HOW TO COMPLETE THIS TASK: Print out all of the data below, keeping it identical to the original.

SUPPLIED ENTRIES:

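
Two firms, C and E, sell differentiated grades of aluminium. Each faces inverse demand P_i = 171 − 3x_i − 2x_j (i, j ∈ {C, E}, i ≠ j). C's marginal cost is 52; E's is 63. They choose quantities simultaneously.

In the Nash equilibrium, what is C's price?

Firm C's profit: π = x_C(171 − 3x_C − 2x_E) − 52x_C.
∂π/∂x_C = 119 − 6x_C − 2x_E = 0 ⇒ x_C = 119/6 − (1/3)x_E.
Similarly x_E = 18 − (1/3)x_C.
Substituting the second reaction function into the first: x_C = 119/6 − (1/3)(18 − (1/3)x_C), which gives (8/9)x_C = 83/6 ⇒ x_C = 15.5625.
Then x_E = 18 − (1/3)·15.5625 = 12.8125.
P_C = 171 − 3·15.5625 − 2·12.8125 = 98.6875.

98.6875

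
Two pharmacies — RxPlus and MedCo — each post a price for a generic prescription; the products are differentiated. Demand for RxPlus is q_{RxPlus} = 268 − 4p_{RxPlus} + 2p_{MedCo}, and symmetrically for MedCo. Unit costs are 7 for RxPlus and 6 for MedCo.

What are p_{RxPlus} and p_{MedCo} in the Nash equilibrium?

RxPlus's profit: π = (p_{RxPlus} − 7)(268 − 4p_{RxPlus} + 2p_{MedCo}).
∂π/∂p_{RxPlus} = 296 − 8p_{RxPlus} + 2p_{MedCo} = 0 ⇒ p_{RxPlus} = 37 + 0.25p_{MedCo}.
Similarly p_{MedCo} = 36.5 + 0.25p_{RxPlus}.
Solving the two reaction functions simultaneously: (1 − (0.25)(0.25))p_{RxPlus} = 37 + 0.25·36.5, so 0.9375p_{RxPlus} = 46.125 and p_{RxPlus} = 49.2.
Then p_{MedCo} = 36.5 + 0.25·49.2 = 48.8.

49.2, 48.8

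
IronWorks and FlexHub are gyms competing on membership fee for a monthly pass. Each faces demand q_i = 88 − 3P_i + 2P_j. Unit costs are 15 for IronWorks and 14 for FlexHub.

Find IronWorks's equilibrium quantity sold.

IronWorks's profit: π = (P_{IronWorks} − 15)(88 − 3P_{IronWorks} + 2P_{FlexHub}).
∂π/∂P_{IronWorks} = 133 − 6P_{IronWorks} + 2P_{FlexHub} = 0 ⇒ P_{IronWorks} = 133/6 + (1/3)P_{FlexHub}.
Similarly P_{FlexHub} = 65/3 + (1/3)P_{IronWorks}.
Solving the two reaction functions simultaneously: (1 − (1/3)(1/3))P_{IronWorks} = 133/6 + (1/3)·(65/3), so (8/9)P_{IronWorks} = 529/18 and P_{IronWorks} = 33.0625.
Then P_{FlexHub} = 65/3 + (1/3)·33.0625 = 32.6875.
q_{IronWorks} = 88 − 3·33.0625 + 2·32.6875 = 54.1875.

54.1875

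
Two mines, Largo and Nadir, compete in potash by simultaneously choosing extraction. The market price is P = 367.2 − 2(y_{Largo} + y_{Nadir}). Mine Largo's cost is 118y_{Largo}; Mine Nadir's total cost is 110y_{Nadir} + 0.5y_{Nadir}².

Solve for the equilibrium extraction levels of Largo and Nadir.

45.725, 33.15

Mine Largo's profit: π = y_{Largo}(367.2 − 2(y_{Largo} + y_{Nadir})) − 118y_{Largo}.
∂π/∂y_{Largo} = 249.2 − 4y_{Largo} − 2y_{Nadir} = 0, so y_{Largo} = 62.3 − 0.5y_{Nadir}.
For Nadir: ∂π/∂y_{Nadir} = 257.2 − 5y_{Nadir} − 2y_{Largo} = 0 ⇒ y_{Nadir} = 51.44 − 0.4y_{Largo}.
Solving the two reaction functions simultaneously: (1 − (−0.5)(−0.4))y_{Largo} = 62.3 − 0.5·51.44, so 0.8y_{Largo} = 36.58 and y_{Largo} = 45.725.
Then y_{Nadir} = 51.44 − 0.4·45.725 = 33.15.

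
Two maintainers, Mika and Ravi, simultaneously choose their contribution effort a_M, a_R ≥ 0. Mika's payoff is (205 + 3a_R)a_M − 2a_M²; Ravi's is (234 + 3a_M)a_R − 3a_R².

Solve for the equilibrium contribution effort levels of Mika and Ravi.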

YOUR SOLUTION:
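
Two firms, C and E, sell differentiated grades of aluminium. Each faces inverse demand P_i = 171 − 3x_i − 2x_j (i, j ∈ {C, E}, i ≠ j). C's marginal cost is 52; E's is 63. They choose quantities simultaneously.

In the Nash equilibrium, what is C's price?

Firm C's profit: π = x_C(171 − 3x_C − 2x_E) − 52x_C.
∂π/∂x_C = 119 − 6x_C − 2x_E = 0 ⇒ x_C = 119/6 − (1/3)x_E.
Similarly x_E = 18 − (1/3)x_C.
Substituting the second reaction function into the first: x_C = 119/6 − (1/3)(18 − (1/3)x_C), which gives (8/9)x_C = 83/6 ⇒ x_C = 15.5625.
Then x_E = 18 − (1/3)·15.5625 = 12.8125.
P_C = 171 − 3·15.5625 − 2·12.8125 = 98.6875.

98.6875

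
Two pharmacies — RxPlus and MedCo — each post a price for a generic prescription; the products are differentiated. Demand for RxPlus is q_{RxPlus} = 268 − 4p_{RxPlus} + 2p_{MedCo}, and symmetrically for MedCo. Unit costs are 7 for RxPlus and 6 for MedCo.

What are p_{RxPlus} and p_{MedCo} in the Nash equilibrium?

RxPlus's profit: π = (p_{RxPlus} − 7)(268 − 4p_{RxPlus} + 2p_{MedCo}).
∂π/∂p_{RxPlus} = 296 − 8p_{RxPlus} + 2p_{MedCo} = 0 ⇒ p_{RxPlus} = 37 + 0.25p_{MedCo}.
Similarly p_{MedCo} = 36.5 + 0.25p_{RxPlus}.
Solving the two reaction functions simultaneously: (1 − (0.25)(0.25))p_{RxPlus} = 37 + 0.25·36.5, so 0.9375p_{RxPlus} = 46.125 and p_{RxPlus} = 49.2.
Then p_{MedCo} = 36.5 + 0.25·49.2 = 48.8.

49.2, 48.8

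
IronWorks and FlexHub are gyms competing on membership fee for a monthly pass. Each faces demand q_i = 88 − 3P_i + 2P_j. Unit costs are 15 for IronWorks and 14 for FlexHub.

Find IronWorks's equilibrium quantity sold.

IronWorks's profit: π = (P_{IronWorks} − 15)(88 − 3P_{IronWorks} + 2P_{FlexHub}).
∂π/∂P_{IronWorks} = 133 − 6P_{IronWorks} + 2P_{FlexHub} = 0 ⇒ P_{IronWorks} = 133/6 + (1/3)P_{FlexHub}.
Similarly P_{FlexHub} = 65/3 + (1/3)P_{IronWorks}.
Solving the two reaction functions simultaneously: (1 − (1/3)(1/3))P_{IronWorks} = 133/6 + (1/3)·(65/3), so (8/9)P_{IronWorks} = 529/18 and P_{IronWorks} = 33.0625.
Then P_{FlexHub} = 65/3 + (1/3)·33.0625 = 32.6875.
q_{IronWorks} = 88 − 3·33.0625 + 2·32.6875 = 54.1875.

54.1875

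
Two mines, Largo and Nadir, compete in potash by simultaneously choosing extraction. The market price is P = 367.2 − 2(y_{Largo} + y_{Nadir}). Mine Largo's cost is 118y_{Largo}; Mine Nadir's total cost is 110y_{Nadir} + 0.5y_{Nadir}².

Solve for the equilibrium extraction levels of Largo and Nadir.

45.725, 33.15

Mine Largo's profit: π = y_{Largo}(367.2 − 2(y_{Largo} + y_{Nadir})) − 118y_{Largo}.
∂π/∂y_{Largo} = 249.2 − 4y_{Largo} − 2y_{Nadir} = 0, so y_{Largo} = 62.3 − 0.5y_{Nadir}.
For Nadir: ∂π/∂y_{Nadir} = 257.2 − 5y_{Nadir} − 2y_{Largo} = 0 ⇒ y_{Nadir} = 51.44 − 0.4y_{Largo}.
Solving the two reaction functions simultaneously: (1 − (−0.5)(−0.4))y_{Largo} = 62.3 − 0.5·51.44, so 0.8y_{Largo} = 36.58 and y_{Largo} = 45.725.
Then y_{Nadir} = 51.44 − 0.4·45.725 = 33.15.

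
Two maintainers, Mika and Ravi, simultaneously choose their contribution effort a_M, a_R ≥ 0. Mika's payoff is (205 + 3a_R)a_M − 2a_M²; Ravi's is (234 + 3a_M)a_R − 3a_R².

Solve for the equilibrium contribution effort levels of Mika and Ravi.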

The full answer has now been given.